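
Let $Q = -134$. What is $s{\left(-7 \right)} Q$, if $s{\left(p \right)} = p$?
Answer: $938$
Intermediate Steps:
$s{\left(-7 \right)} Q = \left(-7\right) \left(-134\right) = 938$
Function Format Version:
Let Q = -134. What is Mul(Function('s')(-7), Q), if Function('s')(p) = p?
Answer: 938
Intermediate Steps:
Mul(Function('s')(-7), Q) = Mul(-7, -134) = 938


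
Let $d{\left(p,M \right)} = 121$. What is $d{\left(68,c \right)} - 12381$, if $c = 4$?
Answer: $-12260$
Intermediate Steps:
$d{\left(68,c \right)} - 12381 = 121 - 12381 = -12260$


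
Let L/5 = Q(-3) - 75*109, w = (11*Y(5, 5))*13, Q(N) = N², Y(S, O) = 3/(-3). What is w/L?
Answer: 143/40830 ≈ 0.0035023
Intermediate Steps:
Y(S, O) = -1 (Y(S, O) = 3*(-⅓) = -1)
w = -143 (w = (11*(-1))*13 = -11*13 = -143)
L = -40830 (L = 5*((-3)² - 75*109) = 5*(9 - 8175) = 5*(-8166) = -40830)
w/L = -143/(-40830) = -143*(-1/40830) = 143/40830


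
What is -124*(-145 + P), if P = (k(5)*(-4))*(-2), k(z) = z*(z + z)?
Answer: -31620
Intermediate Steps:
k(z) = 2*z² (k(z) = z*(2*z) = 2*z²)
P = 400 (P = ((2*5²)*(-4))*(-2) = ((2*25)*(-4))*(-2) = (50*(-4))*(-2) = -200*(-2) = 400)
-124*(-145 + P) = -124*(-145 + 400) = -124*255 = -31620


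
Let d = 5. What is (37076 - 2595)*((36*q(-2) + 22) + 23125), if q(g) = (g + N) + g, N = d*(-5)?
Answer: 762133543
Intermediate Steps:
N = -25 (N = 5*(-5) = -25)
q(g) = -25 + 2*g (q(g) = (g - 25) + g = (-25 + g) + g = -25 + 2*g)
(37076 - 2595)*((36*q(-2) + 22) + 23125) = (37076 - 2595)*((36*(-25 + 2*(-2)) + 22) + 23125) = 34481*((36*(-25 - 4) + 22) + 23125) = 34481*((36*(-29) + 22) + 23125) = 34481*((-1044 + 22) + 23125) = 34481*(-1022 + 23125) = 34481*22103 = 762133543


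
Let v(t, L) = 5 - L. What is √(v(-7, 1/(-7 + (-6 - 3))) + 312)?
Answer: √5073/4 ≈ 17.806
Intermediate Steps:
√(v(-7, 1/(-7 + (-6 - 3))) + 312) = √((5 - 1/(-7 + (-6 - 3))) + 312) = √((5 - 1/(-7 - 9)) + 312) = √((5 - 1/(-16)) + 312) = √((5 - 1*(-1/16)) + 312) = √((5 + 1/16) + 312) = √(81/16 + 312) = √(5073/16) = √5073/4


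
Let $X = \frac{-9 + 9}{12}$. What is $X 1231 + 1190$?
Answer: $1190$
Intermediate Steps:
$X = 0$ ($X = \frac{1}{12} \cdot 0 = 0$)
$X 1231 + 1190 = 0 \cdot 1231 + 1190 = 0 + 1190 = 1190$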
------------------------------
Write out the whole listing again, exactly as it stands.

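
Let $Q = -134$. What is $s{\left(-7 \right)} Q$, if $s{\left(p \right)} = p$?
Answer: $938$
Intermediate Steps:
$s{\left(-7 \right)} Q = \left(-7\right) \left(-134\right) = 938$
Function Format Version:
Let Q = -134. What is Mul(Function('s')(-7), Q), if Function('s')(p) = p?
Answer: 938
Intermediate Steps:
Mul(Function('s')(-7), Q) = Mul(-7, -134) = 938


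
Let $d{\left(p,M \right)} = 121$. What is $d{\left(68,c \right)} - 12381$, if $c = 4$?
Answer: $-12260$
Intermediate Steps:
$d{\left(68,c \right)} - 12381 = 121 - 12381 = -12260$


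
Let L/5 = Q(-3) - 75*109, w = (11*Y(5, 5))*13, Q(N) = N², Y(S, O) = 3/(-3). What is w/L?
Answer: 143/40830 ≈ 0.0035023
Intermediate Steps:
Y(S, O) = -1 (Y(S, O) = 3*(-⅓) = -1)
w = -143 (w = (11*(-1))*13 = -11*13 = -143)
L = -40830 (L = 5*((-3)² - 75*109) = 5*(9 - 8175) = 5*(-8166) = -40830)
w/L = -143/(-40830) = -143*(-1/40830) = 143/40830


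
What is -124*(-145 + P), if P = (k(5)*(-4))*(-2), k(z) = z*(z + z)?
Answer: -31620
Intermediate Steps:
k(z) = 2*z² (k(z) = z*(2*z) = 2*z²)
P = 400 (P = ((2*5²)*(-4))*(-2) = ((2*25)*(-4))*(-2) = (50*(-4))*(-2) = -200*(-2) = 400)
-124*(-145 + P) = -124*(-145 + 400) = -124*255 = -31620


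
Let d = 5. What is (37076 - 2595)*((36*q(-2) + 22) + 23125), if q(g) = (g + N) + g, N = d*(-5)?
Answer: 762133543
Intermediate Steps:
N = -25 (N = 5*(-5) = -25)
q(g) = -25 + 2*g (q(g) = (g - 25) + g = (-25 + g) + g = -25 + 2*g)
(37076 - 2595)*((36*q(-2) + 22) + 23125) = (37076 - 2595)*((36*(-25 + 2*(-2)) + 22) + 23125) = 34481*((36*(-25 - 4) + 22) + 23125) = 34481*((36*(-29) + 22) + 23125) = 34481*((-1044 + 22) + 23125) = 34481*(-1022 + 23125) = 34481*22103 = 762133543


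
Let v(t, L) = 5 - L. What is √(v(-7, 1/(-7 + (-6 - 3))) + 312)?
Answer: √5073/4 ≈ 17.806
Intermediate Steps:
√(v(-7, 1/(-7 + (-6 - 3))) + 312) = √((5 - 1/(-7 + (-6 - 3))) + 312) = √((5 - 1/(-7 - 9)) + 312) = √((5 - 1/(-16)) + 312) = √((5 - 1*(-1/16)) + 312) = √((5 + 1/16) + 312) = √(81/16 + 312) = √(5073/16) = √5073/4


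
Let $X = \frac{-9 + 9}{12}$. What is $X 1231 + 1190$?
Answer: $1190$
Intermediate Steps:
$X = 0$ ($X = \frac{1}{12} \cdot 0 = 0$)
$X 1231 + 1190 = 0 \cdot 1231 + 1190 = 0 + 1190 = 1190$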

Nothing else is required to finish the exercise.